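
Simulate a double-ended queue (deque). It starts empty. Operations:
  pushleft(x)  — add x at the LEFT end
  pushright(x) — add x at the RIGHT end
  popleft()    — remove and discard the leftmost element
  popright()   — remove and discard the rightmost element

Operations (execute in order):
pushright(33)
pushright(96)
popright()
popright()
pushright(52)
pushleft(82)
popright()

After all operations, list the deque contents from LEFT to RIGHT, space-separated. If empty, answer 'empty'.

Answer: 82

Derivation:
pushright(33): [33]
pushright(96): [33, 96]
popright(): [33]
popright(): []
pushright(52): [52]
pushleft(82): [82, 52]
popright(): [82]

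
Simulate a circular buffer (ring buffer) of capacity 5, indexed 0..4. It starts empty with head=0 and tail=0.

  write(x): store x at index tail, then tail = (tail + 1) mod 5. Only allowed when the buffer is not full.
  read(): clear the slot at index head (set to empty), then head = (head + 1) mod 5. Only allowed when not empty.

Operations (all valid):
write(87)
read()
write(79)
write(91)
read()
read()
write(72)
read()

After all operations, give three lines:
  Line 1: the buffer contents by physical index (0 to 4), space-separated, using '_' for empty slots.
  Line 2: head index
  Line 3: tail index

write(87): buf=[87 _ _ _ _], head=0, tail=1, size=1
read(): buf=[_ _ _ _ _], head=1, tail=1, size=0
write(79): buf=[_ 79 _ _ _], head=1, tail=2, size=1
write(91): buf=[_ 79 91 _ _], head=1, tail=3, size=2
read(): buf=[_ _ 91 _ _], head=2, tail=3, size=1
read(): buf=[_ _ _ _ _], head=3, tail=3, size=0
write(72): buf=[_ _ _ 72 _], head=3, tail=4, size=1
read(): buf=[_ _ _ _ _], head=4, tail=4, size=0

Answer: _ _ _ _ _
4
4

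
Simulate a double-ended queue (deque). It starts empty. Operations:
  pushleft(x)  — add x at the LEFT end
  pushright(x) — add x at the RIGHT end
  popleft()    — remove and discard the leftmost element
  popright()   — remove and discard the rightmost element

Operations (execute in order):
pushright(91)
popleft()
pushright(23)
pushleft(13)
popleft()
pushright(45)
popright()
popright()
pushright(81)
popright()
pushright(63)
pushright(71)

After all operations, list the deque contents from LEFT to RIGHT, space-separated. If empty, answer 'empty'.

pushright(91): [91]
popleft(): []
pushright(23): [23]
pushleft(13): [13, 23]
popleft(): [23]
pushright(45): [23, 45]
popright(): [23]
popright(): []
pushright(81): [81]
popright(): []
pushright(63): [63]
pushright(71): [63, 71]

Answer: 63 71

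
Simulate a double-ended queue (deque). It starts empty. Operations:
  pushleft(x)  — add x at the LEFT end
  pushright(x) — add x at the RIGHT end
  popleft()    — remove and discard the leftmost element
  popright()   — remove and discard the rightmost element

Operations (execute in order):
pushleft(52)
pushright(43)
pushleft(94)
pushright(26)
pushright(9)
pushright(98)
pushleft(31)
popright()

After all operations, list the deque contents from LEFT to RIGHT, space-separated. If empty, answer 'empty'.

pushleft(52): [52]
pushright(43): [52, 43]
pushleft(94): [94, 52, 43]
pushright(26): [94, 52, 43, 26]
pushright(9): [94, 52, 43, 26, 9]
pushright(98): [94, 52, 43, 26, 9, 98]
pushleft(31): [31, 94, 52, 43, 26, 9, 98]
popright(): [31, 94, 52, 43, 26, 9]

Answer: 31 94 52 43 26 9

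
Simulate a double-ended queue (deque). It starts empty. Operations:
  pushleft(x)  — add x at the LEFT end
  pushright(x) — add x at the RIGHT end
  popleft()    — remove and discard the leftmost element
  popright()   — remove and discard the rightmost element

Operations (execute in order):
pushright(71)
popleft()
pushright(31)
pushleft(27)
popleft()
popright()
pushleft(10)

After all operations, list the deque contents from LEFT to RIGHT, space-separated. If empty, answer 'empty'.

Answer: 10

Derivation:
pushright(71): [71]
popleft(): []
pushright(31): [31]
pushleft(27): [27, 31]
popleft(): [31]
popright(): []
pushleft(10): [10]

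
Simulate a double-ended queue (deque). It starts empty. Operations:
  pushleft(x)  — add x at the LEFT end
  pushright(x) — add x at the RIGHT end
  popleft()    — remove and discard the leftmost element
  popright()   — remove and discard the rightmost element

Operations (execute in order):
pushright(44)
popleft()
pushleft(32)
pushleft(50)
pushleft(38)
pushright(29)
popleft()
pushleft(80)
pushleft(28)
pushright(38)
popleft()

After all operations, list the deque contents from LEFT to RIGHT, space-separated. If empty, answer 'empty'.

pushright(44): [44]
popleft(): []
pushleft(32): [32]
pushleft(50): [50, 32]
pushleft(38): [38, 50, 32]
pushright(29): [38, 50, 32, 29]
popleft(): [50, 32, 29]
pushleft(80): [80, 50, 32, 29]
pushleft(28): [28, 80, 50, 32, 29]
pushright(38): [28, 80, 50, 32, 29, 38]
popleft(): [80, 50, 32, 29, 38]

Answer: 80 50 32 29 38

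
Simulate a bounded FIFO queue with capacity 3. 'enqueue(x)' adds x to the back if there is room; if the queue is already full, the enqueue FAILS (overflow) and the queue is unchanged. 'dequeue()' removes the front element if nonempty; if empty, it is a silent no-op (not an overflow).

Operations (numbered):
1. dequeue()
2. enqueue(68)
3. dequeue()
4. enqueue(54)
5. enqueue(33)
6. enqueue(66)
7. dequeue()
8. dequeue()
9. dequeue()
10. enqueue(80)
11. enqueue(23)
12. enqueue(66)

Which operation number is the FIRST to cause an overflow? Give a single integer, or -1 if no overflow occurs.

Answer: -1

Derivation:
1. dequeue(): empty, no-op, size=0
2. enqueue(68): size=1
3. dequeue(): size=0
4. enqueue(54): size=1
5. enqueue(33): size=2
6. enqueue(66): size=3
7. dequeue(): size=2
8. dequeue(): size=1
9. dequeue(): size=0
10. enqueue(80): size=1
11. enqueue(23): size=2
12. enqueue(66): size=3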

--

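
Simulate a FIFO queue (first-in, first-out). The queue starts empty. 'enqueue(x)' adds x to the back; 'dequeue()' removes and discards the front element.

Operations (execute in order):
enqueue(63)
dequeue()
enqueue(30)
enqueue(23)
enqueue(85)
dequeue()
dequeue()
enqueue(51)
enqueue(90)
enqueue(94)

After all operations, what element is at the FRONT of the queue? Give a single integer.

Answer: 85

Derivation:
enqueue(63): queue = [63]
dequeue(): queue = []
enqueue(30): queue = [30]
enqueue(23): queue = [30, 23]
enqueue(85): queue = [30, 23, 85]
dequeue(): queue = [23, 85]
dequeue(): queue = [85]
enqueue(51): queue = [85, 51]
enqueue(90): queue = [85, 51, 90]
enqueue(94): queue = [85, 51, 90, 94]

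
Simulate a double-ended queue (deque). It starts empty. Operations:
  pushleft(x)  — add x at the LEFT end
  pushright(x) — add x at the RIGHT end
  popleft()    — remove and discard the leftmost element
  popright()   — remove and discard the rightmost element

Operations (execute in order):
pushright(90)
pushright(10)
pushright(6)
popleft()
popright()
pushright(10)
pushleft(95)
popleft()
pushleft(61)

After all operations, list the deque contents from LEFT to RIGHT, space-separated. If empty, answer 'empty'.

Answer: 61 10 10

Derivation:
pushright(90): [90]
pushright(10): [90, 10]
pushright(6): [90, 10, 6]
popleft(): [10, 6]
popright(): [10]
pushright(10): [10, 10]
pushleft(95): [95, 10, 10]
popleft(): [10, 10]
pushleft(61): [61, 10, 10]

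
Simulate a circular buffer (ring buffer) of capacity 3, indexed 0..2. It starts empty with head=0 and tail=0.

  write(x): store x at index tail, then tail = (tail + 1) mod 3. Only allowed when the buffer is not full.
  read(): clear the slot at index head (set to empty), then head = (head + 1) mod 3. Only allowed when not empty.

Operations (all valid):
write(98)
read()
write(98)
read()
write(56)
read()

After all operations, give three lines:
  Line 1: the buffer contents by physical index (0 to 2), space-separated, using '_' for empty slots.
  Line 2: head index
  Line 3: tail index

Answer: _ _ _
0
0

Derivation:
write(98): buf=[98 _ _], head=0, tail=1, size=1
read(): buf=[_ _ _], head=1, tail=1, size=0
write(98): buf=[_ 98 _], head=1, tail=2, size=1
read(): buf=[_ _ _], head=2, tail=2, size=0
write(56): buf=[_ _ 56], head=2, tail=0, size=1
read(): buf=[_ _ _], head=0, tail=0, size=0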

---

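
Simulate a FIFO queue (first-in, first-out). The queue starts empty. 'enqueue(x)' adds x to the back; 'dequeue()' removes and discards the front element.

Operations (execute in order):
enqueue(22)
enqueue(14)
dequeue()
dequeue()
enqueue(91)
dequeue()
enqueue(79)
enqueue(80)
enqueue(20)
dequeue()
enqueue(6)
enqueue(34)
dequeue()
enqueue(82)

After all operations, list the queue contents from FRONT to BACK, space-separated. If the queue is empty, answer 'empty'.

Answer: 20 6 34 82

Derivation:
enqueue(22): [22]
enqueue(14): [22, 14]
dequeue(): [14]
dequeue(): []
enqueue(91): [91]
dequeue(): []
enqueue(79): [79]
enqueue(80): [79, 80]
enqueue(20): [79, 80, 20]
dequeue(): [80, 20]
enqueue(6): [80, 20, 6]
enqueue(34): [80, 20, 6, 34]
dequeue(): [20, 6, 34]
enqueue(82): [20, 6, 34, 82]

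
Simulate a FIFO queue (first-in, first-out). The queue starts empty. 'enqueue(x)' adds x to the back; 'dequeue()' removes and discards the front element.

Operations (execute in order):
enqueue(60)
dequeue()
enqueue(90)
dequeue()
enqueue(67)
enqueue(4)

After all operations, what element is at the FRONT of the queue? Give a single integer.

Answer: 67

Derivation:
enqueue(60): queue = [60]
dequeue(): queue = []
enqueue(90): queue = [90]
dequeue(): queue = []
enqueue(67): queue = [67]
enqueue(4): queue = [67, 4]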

= PROBLEM =
Show me every line of the entries above that holds "indexed".

= TASK ANSWER =
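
Simulate a circular buffer (ring buffer) of capacity 5, indexed 0..4. It starts empty with head=0 and tail=0.
Simulate a circular buffer (ring buffer) of capacity 3, indexed 0..2. It starts empty with head=0 and tail=0.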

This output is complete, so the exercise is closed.